(Beginning of Dataset extract)

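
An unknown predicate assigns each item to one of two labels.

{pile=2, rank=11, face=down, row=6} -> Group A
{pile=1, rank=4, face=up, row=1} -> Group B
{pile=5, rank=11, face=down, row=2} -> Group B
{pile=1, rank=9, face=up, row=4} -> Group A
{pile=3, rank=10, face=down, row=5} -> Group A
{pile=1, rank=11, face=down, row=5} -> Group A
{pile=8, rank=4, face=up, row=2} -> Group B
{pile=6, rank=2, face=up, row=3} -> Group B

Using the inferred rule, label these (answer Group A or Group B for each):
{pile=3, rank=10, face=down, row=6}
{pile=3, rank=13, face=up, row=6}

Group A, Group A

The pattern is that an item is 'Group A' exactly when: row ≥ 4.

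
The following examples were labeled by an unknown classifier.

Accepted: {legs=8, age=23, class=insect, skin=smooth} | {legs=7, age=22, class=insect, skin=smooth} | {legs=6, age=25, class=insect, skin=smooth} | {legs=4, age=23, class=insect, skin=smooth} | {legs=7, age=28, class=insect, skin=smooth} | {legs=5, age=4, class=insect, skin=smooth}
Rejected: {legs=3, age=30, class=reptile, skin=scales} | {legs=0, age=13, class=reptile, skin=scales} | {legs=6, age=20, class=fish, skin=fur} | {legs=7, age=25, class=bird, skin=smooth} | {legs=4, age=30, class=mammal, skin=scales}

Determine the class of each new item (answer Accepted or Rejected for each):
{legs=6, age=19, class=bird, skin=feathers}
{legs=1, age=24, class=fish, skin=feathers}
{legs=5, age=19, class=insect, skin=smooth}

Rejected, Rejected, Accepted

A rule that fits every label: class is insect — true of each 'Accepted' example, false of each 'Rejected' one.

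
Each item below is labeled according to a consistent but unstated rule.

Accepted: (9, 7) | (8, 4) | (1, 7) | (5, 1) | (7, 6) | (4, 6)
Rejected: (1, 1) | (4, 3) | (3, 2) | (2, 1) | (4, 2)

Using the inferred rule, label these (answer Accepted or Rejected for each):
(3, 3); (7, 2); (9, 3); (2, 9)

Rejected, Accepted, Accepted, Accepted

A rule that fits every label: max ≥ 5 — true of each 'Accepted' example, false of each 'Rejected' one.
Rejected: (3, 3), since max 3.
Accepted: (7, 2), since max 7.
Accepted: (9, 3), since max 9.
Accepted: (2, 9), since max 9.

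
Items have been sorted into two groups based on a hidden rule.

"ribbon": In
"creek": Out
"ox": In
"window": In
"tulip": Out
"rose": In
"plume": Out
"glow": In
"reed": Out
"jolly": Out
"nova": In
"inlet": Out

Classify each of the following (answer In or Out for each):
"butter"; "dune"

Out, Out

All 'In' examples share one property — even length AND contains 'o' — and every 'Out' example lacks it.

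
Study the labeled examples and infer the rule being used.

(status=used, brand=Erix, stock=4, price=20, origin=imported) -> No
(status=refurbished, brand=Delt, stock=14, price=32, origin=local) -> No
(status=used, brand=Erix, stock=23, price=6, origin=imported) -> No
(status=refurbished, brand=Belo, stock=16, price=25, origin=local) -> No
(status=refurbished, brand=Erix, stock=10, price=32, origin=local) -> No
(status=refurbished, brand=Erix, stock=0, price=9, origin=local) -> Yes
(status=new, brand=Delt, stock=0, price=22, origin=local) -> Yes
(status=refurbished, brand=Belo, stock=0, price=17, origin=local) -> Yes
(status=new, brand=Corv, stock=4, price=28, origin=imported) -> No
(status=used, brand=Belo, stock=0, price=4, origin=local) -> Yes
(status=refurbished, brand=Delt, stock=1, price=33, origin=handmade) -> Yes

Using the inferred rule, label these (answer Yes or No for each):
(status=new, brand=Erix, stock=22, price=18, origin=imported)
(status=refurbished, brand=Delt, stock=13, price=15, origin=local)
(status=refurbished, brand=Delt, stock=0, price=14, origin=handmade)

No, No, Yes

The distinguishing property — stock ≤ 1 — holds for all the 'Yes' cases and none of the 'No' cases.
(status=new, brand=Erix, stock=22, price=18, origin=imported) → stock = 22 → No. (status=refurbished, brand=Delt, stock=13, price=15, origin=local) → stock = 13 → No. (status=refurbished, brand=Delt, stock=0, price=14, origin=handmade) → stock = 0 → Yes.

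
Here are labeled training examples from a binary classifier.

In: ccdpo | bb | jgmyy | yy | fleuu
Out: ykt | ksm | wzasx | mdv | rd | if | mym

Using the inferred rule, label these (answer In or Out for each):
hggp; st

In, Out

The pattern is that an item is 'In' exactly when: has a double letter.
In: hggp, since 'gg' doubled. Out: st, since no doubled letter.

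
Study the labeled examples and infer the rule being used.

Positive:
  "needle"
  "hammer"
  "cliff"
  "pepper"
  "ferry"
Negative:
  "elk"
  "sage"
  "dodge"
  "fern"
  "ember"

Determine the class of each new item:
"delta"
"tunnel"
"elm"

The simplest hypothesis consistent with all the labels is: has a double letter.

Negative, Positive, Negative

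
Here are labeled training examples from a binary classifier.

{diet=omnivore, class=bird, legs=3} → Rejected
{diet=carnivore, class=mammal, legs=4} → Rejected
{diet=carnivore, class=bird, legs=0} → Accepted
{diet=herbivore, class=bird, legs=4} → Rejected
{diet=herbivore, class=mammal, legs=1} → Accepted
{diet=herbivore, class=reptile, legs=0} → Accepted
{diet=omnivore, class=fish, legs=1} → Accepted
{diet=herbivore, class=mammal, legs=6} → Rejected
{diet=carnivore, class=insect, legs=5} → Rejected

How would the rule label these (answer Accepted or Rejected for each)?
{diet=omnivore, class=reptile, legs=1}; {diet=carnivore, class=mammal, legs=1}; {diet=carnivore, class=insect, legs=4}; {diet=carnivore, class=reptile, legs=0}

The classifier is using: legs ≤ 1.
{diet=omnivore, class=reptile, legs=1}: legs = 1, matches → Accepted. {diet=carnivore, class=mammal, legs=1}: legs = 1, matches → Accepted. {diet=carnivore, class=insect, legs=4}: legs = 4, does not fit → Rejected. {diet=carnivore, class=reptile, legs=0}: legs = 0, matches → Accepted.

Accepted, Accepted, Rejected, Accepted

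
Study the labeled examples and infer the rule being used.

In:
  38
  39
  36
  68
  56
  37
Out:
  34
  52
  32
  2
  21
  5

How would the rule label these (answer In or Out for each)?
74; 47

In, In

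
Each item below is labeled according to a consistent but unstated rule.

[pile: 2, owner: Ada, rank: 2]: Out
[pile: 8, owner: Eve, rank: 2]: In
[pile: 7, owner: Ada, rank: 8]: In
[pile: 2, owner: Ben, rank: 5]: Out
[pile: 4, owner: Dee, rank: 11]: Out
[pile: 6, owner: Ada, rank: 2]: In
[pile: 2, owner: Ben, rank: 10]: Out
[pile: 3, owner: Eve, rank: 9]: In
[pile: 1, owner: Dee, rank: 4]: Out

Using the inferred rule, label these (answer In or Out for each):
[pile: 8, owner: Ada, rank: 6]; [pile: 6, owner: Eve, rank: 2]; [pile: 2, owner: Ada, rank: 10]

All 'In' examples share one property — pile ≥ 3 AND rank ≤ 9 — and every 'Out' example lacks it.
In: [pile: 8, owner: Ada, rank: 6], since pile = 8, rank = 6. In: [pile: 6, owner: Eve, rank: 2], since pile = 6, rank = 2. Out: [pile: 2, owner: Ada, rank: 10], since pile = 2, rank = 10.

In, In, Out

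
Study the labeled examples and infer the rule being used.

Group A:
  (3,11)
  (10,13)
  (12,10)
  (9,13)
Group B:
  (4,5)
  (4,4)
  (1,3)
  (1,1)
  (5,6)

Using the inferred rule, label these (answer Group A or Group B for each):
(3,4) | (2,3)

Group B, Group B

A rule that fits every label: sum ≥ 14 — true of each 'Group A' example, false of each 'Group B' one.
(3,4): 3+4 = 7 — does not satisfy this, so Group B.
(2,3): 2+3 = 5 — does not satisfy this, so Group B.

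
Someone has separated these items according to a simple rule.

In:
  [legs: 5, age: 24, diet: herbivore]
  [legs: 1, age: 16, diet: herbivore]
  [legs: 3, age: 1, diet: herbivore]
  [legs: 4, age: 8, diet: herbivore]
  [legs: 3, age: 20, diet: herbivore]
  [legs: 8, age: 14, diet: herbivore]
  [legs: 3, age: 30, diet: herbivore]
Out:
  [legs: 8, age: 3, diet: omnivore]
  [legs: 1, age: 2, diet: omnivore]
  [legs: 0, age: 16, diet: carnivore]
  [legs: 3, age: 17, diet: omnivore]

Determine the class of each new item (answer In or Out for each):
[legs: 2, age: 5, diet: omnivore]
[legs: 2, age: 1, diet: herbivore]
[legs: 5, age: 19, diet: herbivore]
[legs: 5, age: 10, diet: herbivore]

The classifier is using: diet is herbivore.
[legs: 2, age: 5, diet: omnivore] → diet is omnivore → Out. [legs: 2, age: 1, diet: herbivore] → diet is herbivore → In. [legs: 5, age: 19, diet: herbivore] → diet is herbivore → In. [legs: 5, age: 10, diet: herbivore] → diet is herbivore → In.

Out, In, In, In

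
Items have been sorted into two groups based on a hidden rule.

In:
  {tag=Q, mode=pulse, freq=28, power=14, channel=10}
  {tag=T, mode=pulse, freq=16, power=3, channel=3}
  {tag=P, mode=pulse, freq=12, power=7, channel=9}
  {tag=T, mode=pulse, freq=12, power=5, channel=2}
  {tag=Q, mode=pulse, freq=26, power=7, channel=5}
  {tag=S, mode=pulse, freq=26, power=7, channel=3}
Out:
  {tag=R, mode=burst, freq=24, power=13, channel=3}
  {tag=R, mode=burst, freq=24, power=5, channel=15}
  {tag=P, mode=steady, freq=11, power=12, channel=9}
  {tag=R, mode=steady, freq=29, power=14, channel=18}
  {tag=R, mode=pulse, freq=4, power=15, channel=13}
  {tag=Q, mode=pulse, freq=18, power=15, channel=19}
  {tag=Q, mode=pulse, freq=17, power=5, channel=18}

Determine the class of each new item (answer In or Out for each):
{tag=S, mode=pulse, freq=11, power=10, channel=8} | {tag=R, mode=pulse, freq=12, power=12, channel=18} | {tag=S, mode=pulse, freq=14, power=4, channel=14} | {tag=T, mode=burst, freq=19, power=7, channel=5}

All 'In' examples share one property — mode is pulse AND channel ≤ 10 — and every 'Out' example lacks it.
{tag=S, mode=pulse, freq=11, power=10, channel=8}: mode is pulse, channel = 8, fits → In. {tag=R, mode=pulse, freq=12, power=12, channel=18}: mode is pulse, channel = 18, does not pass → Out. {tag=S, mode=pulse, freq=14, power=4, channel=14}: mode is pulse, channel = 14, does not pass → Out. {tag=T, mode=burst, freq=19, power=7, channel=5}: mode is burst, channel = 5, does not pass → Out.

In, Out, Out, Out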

(End of Dataset extract)

## Work instruction
From the records above, extract exactly and only the lines that begin at the line with "(status=used, brand=Erix, stock=23, price=6, origin=imported)" and stop after the line with "stock=10, price=32, origin=local) -> No".

## Response to the task
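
(status=used, brand=Erix, stock=23, price=6, origin=imported) -> No
(status=refurbished, brand=Belo, stock=16, price=25, origin=local) -> No
(status=refurbished, brand=Erix, stock=10, price=32, origin=local) -> No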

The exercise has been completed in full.